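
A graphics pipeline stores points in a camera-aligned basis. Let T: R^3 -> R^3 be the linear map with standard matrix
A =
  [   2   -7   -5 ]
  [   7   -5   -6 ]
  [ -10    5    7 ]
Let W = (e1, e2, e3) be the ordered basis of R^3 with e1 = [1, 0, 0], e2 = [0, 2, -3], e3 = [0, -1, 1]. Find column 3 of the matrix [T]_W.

[2, -1, -1]

Column 3 of [T]_W is the W-coordinate vector of T(e3).
In standard coordinates T(e3) = A e3 = [2, -1, 2].
Converting to W: [2, -1, 2] = 2e1 - e2 - e3, so the coordinate vector is [2, -1, -1].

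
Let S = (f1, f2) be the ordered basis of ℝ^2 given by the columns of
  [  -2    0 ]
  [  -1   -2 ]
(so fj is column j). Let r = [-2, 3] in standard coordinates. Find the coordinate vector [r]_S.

Write r = c_1 f1 + c_2 f2 and solve for the c_i.
System: -2c_1 + 0c_2 = -2, -c_1 - 2c_2 = 3; solving gives c_1 = 1, c_2 = -2.
Check: f1 - 2f2 = [-2, 3].

[1, -2]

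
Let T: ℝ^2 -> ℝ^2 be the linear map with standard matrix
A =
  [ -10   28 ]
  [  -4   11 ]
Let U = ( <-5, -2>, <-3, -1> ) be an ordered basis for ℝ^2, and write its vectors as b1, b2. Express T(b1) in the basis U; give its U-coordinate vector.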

■ Task directions ■
If a line of the listing above holds the string "linear", copy it.

■ Exercise result ■
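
A graphics pipeline stores points in a camera-aligned basis. Let T: R^3 -> R^3 be the linear map with standard matrix
Let T: ℝ^2 -> ℝ^2 be the linear map with standard matrix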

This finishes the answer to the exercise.